* **HOW TO COMPLETE THIS TASK**
Every record needs to be restated word for word.

====

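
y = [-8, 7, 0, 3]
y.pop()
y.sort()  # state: [-8, 0, 7]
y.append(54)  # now [-8, 0, 7, 54]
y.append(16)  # [-8, 0, 7, 54, 16]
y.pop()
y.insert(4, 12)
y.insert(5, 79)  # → [-8, 0, 7, 54, 12, 79]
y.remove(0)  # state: [-8, 7, 54, 12, 79]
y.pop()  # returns 79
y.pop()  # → 12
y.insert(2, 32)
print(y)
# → [-8, 7, 32, 54]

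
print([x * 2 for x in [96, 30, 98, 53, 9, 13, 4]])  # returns [192, 60, 196, 106, 18, 26, 8]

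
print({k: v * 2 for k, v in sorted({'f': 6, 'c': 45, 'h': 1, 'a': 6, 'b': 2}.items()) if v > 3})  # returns {'a': 12, 'c': 90, 'f': 12}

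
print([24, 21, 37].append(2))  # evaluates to None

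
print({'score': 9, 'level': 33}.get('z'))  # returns None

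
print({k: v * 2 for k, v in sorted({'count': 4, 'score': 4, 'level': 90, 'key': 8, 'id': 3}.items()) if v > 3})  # {'count': 8, 'key': 16, 'level': 180, 'score': 8}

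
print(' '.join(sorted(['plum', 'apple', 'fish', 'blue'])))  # apple blue fish plum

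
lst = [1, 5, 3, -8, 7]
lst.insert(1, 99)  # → [1, 99, 5, 3, -8, 7]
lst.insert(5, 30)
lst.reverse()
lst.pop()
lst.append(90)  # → [7, 30, -8, 3, 5, 99, 90]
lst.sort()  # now [-8, 3, 5, 7, 30, 90, 99]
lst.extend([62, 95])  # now [-8, 3, 5, 7, 30, 90, 99, 62, 95]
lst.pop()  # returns 95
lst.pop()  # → 62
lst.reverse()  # [99, 90, 30, 7, 5, 3, -8]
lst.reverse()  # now [-8, 3, 5, 7, 30, 90, 99]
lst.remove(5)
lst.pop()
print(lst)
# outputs [-8, 3, 7, 30, 90]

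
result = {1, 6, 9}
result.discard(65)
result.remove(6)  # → {1, 9}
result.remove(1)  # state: {9}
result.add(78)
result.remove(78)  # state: {9}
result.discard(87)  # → {9}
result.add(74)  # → {9, 74}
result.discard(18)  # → {9, 74}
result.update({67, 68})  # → {9, 67, 68, 74}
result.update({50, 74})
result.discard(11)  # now {9, 50, 67, 68, 74}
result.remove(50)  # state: {9, 67, 68, 74}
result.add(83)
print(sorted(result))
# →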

====

* **ANSWER FOR THE TASK**
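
y = [-8, 7, 0, 3]
y.pop()
y.sort()  # state: [-8, 0, 7]
y.append(54)  # now [-8, 0, 7, 54]
y.append(16)  # [-8, 0, 7, 54, 16]
y.pop()
y.insert(4, 12)
y.insert(5, 79)  # → [-8, 0, 7, 54, 12, 79]
y.remove(0)  # state: [-8, 7, 54, 12, 79]
y.pop()  # returns 79
y.pop()  # → 12
y.insert(2, 32)
print(y)
# → [-8, 7, 32, 54]

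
print([x * 2 for x in [96, 30, 98, 53, 9, 13, 4]])  # returns [192, 60, 196, 106, 18, 26, 8]

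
print({k: v * 2 for k, v in sorted({'f': 6, 'c': 45, 'h': 1, 'a': 6, 'b': 2}.items()) if v > 3})  # returns {'a': 12, 'c': 90, 'f': 12}

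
print([24, 21, 37].append(2))  # evaluates to None

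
print({'score': 9, 'level': 33}.get('z'))  # returns None

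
print({k: v * 2 for k, v in sorted({'count': 4, 'score': 4, 'level': 90, 'key': 8, 'id': 3}.items()) if v > 3})  # {'count': 8, 'key': 16, 'level': 180, 'score': 8}

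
print(' '.join(sorted(['plum', 'apple', 'fish', 'blue'])))  # apple blue fish plum

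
lst = [1, 5, 3, -8, 7]
lst.insert(1, 99)  # → [1, 99, 5, 3, -8, 7]
lst.insert(5, 30)
lst.reverse()
lst.pop()
lst.append(90)  # → [7, 30, -8, 3, 5, 99, 90]
lst.sort()  # now [-8, 3, 5, 7, 30, 90, 99]
lst.extend([62, 95])  # now [-8, 3, 5, 7, 30, 90, 99, 62, 95]
lst.pop()  # returns 95
lst.pop()  # → 62
lst.reverse()  # [99, 90, 30, 7, 5, 3, -8]
lst.reverse()  # now [-8, 3, 5, 7, 30, 90, 99]
lst.remove(5)
lst.pop()
print(lst)
# outputs [-8, 3, 7, 30, 90]

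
result = {1, 6, 9}
result.discard(65)
result.remove(6)  # → {1, 9}
result.remove(1)  # state: {9}
result.add(78)
result.remove(78)  # state: {9}
result.discard(87)  # → {9}
result.add(74)  # → {9, 74}
result.discard(18)  # → {9, 74}
result.update({67, 68})  # → {9, 67, 68, 74}
result.update({50, 74})
result.discard(11)  # now {9, 50, 67, 68, 74}
result.remove(50)  # state: {9, 67, 68, 74}
result.add(83)
print(sorted(result))
# →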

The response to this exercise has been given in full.